Dataset records

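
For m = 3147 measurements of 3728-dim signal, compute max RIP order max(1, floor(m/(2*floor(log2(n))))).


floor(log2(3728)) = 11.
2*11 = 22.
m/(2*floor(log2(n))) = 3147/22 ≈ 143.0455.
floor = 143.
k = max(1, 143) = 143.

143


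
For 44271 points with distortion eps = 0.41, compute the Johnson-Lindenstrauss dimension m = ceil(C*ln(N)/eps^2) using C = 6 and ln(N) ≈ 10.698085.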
==
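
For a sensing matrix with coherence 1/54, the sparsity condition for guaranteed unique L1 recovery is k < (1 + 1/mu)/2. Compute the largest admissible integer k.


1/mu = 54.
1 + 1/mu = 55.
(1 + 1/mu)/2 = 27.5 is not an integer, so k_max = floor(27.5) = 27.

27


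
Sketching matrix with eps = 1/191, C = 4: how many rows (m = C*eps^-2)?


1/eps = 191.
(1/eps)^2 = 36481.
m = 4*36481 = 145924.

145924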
==
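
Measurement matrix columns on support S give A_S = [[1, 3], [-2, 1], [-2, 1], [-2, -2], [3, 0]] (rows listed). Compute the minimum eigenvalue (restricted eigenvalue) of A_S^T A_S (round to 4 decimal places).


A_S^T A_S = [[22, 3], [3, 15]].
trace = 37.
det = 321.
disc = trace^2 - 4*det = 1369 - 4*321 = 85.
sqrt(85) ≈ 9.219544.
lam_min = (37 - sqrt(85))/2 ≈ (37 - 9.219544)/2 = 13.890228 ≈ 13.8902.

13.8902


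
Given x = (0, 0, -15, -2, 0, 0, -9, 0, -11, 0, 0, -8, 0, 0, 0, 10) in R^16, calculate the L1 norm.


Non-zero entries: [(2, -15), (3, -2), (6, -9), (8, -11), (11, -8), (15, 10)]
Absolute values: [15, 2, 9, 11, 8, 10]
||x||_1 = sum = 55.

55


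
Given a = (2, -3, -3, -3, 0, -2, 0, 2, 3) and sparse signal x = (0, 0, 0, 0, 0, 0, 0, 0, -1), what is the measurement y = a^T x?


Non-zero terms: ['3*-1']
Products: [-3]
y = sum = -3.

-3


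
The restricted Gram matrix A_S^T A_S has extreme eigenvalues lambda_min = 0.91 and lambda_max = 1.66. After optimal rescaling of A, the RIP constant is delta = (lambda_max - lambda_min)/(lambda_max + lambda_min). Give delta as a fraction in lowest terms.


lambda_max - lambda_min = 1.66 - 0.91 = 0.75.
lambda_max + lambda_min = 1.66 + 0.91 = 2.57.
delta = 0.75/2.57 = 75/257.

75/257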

__What is needed__
Please give an exact copy of the entries above, from the line with "For m = 3147" down to the line with "For 44271 points", inclusive, and nothing else.

__Task output__
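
For m = 3147 measurements of 3728-dim signal, compute max RIP order max(1, floor(m/(2*floor(log2(n))))).


floor(log2(3728)) = 11.
2*11 = 22.
m/(2*floor(log2(n))) = 3147/22 ≈ 143.0455.
floor = 143.
k = max(1, 143) = 143.

143


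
For 44271 points with distortion eps = 0.41, compute the Johnson-Lindenstrauss dimension m = ceil(C*ln(N)/eps^2) using C = 6 and ln(N) ≈ 10.698085.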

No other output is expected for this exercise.